- PROBLEM DETAILS
Pick up at the line with "What is the final buffer?". Write it out exactly, along with each later line through the end of the data, and nothing more.

- DATA TO PROCESS
.....
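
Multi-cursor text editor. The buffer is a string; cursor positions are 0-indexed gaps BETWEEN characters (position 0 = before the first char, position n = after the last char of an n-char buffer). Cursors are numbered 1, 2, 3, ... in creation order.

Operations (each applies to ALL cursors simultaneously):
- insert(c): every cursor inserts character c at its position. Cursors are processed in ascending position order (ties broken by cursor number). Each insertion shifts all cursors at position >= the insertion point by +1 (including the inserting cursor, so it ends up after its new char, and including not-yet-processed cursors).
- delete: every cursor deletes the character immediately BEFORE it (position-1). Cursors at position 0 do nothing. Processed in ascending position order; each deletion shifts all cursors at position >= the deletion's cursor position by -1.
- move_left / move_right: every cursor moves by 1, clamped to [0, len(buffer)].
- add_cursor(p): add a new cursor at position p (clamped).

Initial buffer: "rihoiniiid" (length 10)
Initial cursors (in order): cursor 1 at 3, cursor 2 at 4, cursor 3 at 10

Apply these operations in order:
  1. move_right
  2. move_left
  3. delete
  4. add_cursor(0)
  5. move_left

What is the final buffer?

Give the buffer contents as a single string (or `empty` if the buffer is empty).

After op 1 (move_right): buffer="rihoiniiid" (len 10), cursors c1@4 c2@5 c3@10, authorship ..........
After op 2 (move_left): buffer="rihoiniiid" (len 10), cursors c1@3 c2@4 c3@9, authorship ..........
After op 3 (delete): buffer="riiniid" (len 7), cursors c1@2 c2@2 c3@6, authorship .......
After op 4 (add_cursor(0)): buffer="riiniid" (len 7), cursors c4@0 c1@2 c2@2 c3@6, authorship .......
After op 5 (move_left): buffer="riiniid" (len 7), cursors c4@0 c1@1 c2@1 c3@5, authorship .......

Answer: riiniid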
.....
- YOUR SOLUTION
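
What is the final buffer?

Give the buffer contents as a single string (or `empty` if the buffer is empty).

After op 1 (move_right): buffer="rihoiniiid" (len 10), cursors c1@4 c2@5 c3@10, authorship ..........
After op 2 (move_left): buffer="rihoiniiid" (len 10), cursors c1@3 c2@4 c3@9, authorship ..........
After op 3 (delete): buffer="riiniid" (len 7), cursors c1@2 c2@2 c3@6, authorship .......
After op 4 (add_cursor(0)): buffer="riiniid" (len 7), cursors c4@0 c1@2 c2@2 c3@6, authorship .......
After op 5 (move_left): buffer="riiniid" (len 7), cursors c4@0 c1@1 c2@1 c3@5, authorship .......

Answer: riiniid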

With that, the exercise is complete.